DIRECTIONS FOR THIS TASK
Across all the entries below, how many lines contain the string "digits"? The number by itself is the answer.

Collected data
'''

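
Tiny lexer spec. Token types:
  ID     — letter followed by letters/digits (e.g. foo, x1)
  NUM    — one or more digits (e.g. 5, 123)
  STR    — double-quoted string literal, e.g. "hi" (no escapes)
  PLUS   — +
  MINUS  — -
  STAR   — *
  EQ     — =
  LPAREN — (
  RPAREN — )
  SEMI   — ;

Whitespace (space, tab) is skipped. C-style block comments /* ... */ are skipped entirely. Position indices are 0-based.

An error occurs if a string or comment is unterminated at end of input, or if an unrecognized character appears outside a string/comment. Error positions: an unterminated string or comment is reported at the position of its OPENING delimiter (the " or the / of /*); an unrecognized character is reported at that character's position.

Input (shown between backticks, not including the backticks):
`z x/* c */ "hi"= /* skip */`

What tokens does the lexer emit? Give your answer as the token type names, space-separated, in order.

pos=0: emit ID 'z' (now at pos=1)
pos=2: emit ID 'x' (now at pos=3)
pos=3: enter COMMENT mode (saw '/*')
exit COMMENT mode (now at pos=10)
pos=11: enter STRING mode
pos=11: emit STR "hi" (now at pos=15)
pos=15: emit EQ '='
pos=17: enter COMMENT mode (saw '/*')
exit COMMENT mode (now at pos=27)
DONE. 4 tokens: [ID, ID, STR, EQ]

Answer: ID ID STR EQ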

'''

RESPONSE TO THE EXERCISE
2